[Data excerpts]
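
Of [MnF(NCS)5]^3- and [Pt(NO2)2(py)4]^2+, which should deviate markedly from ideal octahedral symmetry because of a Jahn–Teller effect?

[MnF(NCS)5]^3-

[MnF(NCS)5]^3-: Ligand charges: each fluoride is −1; each isothiocyanate is −1. With an overall charge of −3 the manganese centre must be in the +3 oxidation state. Group 7 minus oxidation state 3 gives a d⁴ configuration. Fluoride and isothiocyanate are weak-field ligands for a first-row metal, so the complex is high-spin. The t₂g³e_g¹ (high-spin) configuration has an unevenly filled e_g set; the Jahn–Teller theorem predicts a tetragonal distortion (typically axial elongation) to lift the degeneracy.
[Pt(NO2)2(py)4]^2+: Summing ligand charges against the +2 overall charge gives an oxidation state of +4 for platinum. Group 10 minus oxidation state 4 gives a d⁶ configuration. A 5d ion has a large Δₒ and is invariably low-spin. The d⁶ configuration leaves the e_g set evenly filled (or empty) — no strong Jahn–Teller driving force.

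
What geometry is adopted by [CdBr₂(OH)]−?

trigonal planar

Summing ligand charges against the −1 overall charge gives an oxidation state of +2 for cadmium.
Cadmium is a group-12 element; Cd(II) is therefore d¹⁰.
With 3 monodentate ligands the coordination number is 3.
Three ligands around a d¹⁰ centre minimise repulsion in a trigonal-planar arrangement.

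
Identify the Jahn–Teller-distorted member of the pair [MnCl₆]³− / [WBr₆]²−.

[MnCl₆]³−: Ligand charges: each chloride is −1. With an overall charge of −3 the manganese centre must be in the +3 oxidation state. Group 7 minus oxidation state 3 gives a d⁴ configuration. Chloride is a weak-field ligand for a first-row metal, so the complex is high-spin. The t₂g³e_g¹ (high-spin) configuration has an unevenly filled e_g set; the Jahn–Teller theorem predicts a tetragonal distortion (typically axial elongation) to lift the degeneracy.
[WBr₆]²−: Summing ligand charges against the −2 overall charge gives an oxidation state of +4 for tungsten. Group 6 minus oxidation state 4 gives a d² configuration. The d² configuration leaves the e_g set evenly filled (or empty) — no strong Jahn–Teller driving force.

[MnCl₆]³−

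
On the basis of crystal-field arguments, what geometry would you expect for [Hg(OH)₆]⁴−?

octahedral

Ligand charges: each hydroxide is −1. With an overall charge of −4 the mercury centre must be in the +2 oxidation state.
Group 12 minus oxidation state 2 gives a d¹⁰ configuration.
Coordination number: 6.
Six donors around a single metal centre give an octahedral coordination sphere.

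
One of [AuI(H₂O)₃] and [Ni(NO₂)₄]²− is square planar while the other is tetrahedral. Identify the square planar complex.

For [AuI(H₂O)₃]: Summing ligand charges against the 0 overall charge gives an oxidation state of +1 for gold. Gold is a group-11 element; Au(I) is therefore d¹⁰. A d¹⁰ ion has no crystal-field stabilisation preference between square planar and tetrahedral, so four ligands adopt the sterically favoured tetrahedral geometry. → tetrahedral.
For [Ni(NO₂)₄]²−: Each nitro (N-bound nitrite) is −1; balancing the −2 overall charge requires Ni(II). Ni sits in group 10, so the d-electron count is 10 − 2 = 8. Nitro (N-bound nitrite) is a strong-field ligand (high in the spectrochemical series). A 3d d⁸ ion with strong-field ligands gains enough CFSE to favour square planar over tetrahedral. → square planar.

[Ni(NO₂)₄]²−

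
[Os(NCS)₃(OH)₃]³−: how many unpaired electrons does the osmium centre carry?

1

Each isothiocyanate is −1; each hydroxide is −1; balancing the −3 overall charge requires Os(III).
Os sits in group 8, so the d-electron count is 8 − 3 = 5.
The spin state decides the count: a 5d ion has a large Δₒ and is invariably low-spin.
An octahedral low-spin d⁵ ion is t₂g⁵e_g⁰, giving 1 unpaired electron.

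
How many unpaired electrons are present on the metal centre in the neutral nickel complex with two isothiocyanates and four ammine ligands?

2 unpaired electrons

Summing ligand charges against the 0 overall charge gives an oxidation state of +2 for nickel.
Nickel is a group-10 element; Ni(II) is therefore d⁸.
In an octahedral field the d⁸ configuration is t₂g⁶e_g² (only one arrangement possible), giving 2 unpaired electrons.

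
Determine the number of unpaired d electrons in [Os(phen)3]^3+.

1

Ligand charges: 1,10-phenanthroline is neutral. With an overall charge of +3 the osmium centre must be in the +3 oxidation state.
Os sits in group 8, so the d-electron count is 8 − 3 = 5.
Counting donor atoms: 3×1,10-phenanthroline (bidentate) → 6 donors. Coordination number = 6.
The spin state decides the count: a 5d ion has a large Δₒ and is invariably low-spin.
An octahedral low-spin d⁵ ion is t₂g⁵e_g⁰, giving 1 unpaired electron.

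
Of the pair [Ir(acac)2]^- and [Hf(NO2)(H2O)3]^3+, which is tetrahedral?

For [Ir(acac)2]^-: Summing ligand charges against the −1 overall charge gives an oxidation state of +1 for iridium. Ir sits in group 9, so the d-electron count is 9 − 1 = 8. A 5d d⁸ ion has a large crystal-field splitting; square planar leaves the high-energy d_{x²−y²} orbital empty and maximises CFSE. → square planar.
For [Hf(NO2)(H2O)3]^3+: Ligand charges: each nitro (N-bound nitrite) is −1; water is neutral. With an overall charge of +3 the hafnium centre must be in the +4 oxidation state. Hafnium is a group-4 element; Hf(IV) is therefore d⁰. A d⁰ ion has no crystal-field stabilisation preference between square planar and tetrahedral, so four ligands adopt the sterically favoured tetrahedral geometry. → tetrahedral.

[Hf(NO2)(H2O)3]^3+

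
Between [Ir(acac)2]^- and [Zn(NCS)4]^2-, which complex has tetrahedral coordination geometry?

For [Ir(acac)2]^-: Each acetylacetonate is −1; balancing the −1 overall charge requires Ir(I). Iridium is a group-9 element; Ir(I) is therefore d⁸. A 5d d⁸ ion has a large crystal-field splitting; square planar leaves the high-energy d_{x²−y²} orbital empty and maximises CFSE. → square planar.
For [Zn(NCS)4]^2-: Ligand charges: each isothiocyanate is −1. With an overall charge of −2 the zinc centre must be in the +2 oxidation state. Zn sits in group 12, so the d-electron count is 12 − 2 = 10. A d¹⁰ ion has no crystal-field stabilisation preference between square planar and tetrahedral, so four ligands adopt the sterically favoured tetrahedral geometry. → tetrahedral.

[Zn(NCS)4]^2-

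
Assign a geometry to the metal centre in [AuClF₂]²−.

trigonal planar

Summing ligand charges against the −2 overall charge gives an oxidation state of +1 for gold.
Group 11 minus oxidation state 1 gives a d¹⁰ configuration.
With 3 monodentate ligands the coordination number is 3.
Three ligands around a d¹⁰ centre minimise repulsion in a trigonal-planar arrangement.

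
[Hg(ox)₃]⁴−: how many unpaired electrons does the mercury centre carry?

0

Summing ligand charges against the −4 overall charge gives an oxidation state of +2 for mercury.
Group 12 minus oxidation state 2 gives a d¹⁰ configuration.
Counting donor atoms: 3×oxalate (bidentate) → 6 donors. Coordination number = 6.
In an octahedral field the d¹⁰ configuration is t₂g⁶e_g⁴, giving 0 unpaired electrons.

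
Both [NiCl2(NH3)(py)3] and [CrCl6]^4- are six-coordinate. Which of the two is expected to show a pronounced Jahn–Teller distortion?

[CrCl6]^4-

[NiCl2(NH3)(py)3]: Summing ligand charges against the 0 overall charge gives an oxidation state of +2 for nickel. Ni sits in group 10, so the d-electron count is 10 − 2 = 8. The d⁸ configuration leaves the e_g set evenly filled (or empty) — no strong Jahn–Teller driving force.
[CrCl6]^4-: Ligand charges: each chloride is −1. With an overall charge of −4 the chromium centre must be in the +2 oxidation state. Chromium is a group-6 element; Cr(II) is therefore d⁴. Chloride is a weak-field ligand for a first-row metal, so the complex is high-spin. The t₂g³e_g¹ (high-spin) configuration has an unevenly filled e_g set; the Jahn–Teller theorem predicts a tetragonal distortion (typically axial elongation) to lift the degeneracy.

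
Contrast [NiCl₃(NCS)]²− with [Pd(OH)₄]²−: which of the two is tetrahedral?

[NiCl₃(NCS)]²−

For [NiCl₃(NCS)]²−: Summing ligand charges against the −2 overall charge gives an oxidation state of +2 for nickel. Group 10 minus oxidation state 2 gives a d⁸ configuration. Chloride and isothiocyanate are weak-field ligands. With weak-field ligands the CFSE gain from square planar is small, so a 3d d⁸ ion takes the sterically preferred tetrahedral geometry. → tetrahedral.
For [Pd(OH)₄]²−: Ligand charges: each hydroxide is −1. With an overall charge of −2 the palladium centre must be in the +2 oxidation state. Pd sits in group 10, so the d-electron count is 10 − 2 = 8. A 4d d⁸ ion has a large crystal-field splitting; square planar leaves the high-energy d_{x²−y²} orbital empty and maximises CFSE. → square planar.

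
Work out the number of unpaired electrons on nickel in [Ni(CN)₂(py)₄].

Ligand charges: each cyanide is −1; pyridine is neutral. With an overall charge of 0 the nickel centre must be in the +2 oxidation state.
Ni sits in group 10, so the d-electron count is 10 − 2 = 8.
In an octahedral field the d⁸ configuration is t₂g⁶e_g² (only one arrangement possible), giving 2 unpaired electrons.

2 unpaired electrons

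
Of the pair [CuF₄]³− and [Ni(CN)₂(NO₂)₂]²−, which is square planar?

[Ni(CN)₂(NO₂)₂]²−

For [CuF₄]³−: Ligand charges: each fluoride is −1. With an overall charge of −3 the copper centre must be in the +1 oxidation state. Group 11 minus oxidation state 1 gives a d¹⁰ configuration. A d¹⁰ ion has no crystal-field stabilisation preference between square planar and tetrahedral, so four ligands adopt the sterically favoured tetrahedral geometry. → tetrahedral.
For [Ni(CN)₂(NO₂)₂]²−: Summing ligand charges against the −2 overall charge gives an oxidation state of +2 for nickel. Ni sits in group 10, so the d-electron count is 10 − 2 = 8. Cyanide and nitro (N-bound nitrite) are strong-field ligands (high in the spectrochemical series). A 3d d⁸ ion with strong-field ligands gains enough CFSE to favour square planar over tetrahedral. → square planar.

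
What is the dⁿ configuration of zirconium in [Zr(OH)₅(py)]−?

Ligand charges: each hydroxide is −1; pyridine is neutral. With an overall charge of −1 the zirconium centre must be in the +4 oxidation state.
Zirconium is a group-4 element; Zr(IV) is therefore d⁰.

d⁰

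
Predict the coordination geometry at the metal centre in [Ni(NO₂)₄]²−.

square planar

Summing ligand charges against the −2 overall charge gives an oxidation state of +2 for nickel.
Nickel is a group-10 element; Ni(II) is therefore d⁸.
With 4 monodentate ligands the coordination number is 4.
Nitro (N-bound nitrite) is a strong-field ligand (high in the spectrochemical series).
A 3d d⁸ ion with strong-field ligands gains enough CFSE to favour square planar over tetrahedral.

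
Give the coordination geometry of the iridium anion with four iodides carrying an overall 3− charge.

square planar

Ligand charges: each iodide is −1. With an overall charge of −3 the iridium centre must be in the +1 oxidation state.
Ir sits in group 9, so the d-electron count is 9 − 1 = 8.
With 4 monodentate ligands the coordination number is 4.
A 5d d⁸ ion has a large crystal-field splitting; square planar leaves the high-energy d_{x²−y²} orbital empty and maximises CFSE.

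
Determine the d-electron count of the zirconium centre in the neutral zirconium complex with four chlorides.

Each chloride is −1; balancing the 0 overall charge requires Zr(IV).
Zr sits in group 4, so the d-electron count is 4 − 4 = 0.

d0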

- What the task requires: Beginning with the line that contains "What is the" and ending with the last line of the data above, return those lines exactly and nothing else.

- Solution:
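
What is the dⁿ configuration of zirconium in [Zr(OH)₅(py)]−?

Ligand charges: each hydroxide is −1; pyridine is neutral. With an overall charge of −1 the zirconium centre must be in the +4 oxidation state.
Zirconium is a group-4 element; Zr(IV) is therefore d⁰.

d⁰

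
Predict the coordination geometry at the metal centre in [Ni(NO₂)₄]²−.

square planar

Summing ligand charges against the −2 overall charge gives an oxidation state of +2 for nickel.
Nickel is a group-10 element; Ni(II) is therefore d⁸.
With 4 monodentate ligands the coordination number is 4.
Nitro (N-bound nitrite) is a strong-field ligand (high in the spectrochemical series).
A 3d d⁸ ion with strong-field ligands gains enough CFSE to favour square planar over tetrahedral.

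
Give the coordination geometry of the iridium anion with four iodides carrying an overall 3− charge.

square planar

Ligand charges: each iodide is −1. With an overall charge of −3 the iridium centre must be in the +1 oxidation state.
Ir sits in group 9, so the d-electron count is 9 − 1 = 8.
With 4 monodentate ligands the coordination number is 4.
A 5d d⁸ ion has a large crystal-field splitting; square planar leaves the high-energy d_{x²−y²} orbital empty and maximises CFSE.

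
Determine the d-electron count of the zirconium centre in the neutral zirconium complex with four chlorides.

Each chloride is −1; balancing the 0 overall charge requires Zr(IV).
Zr sits in group 4, so the d-electron count is 4 − 4 = 0.

d0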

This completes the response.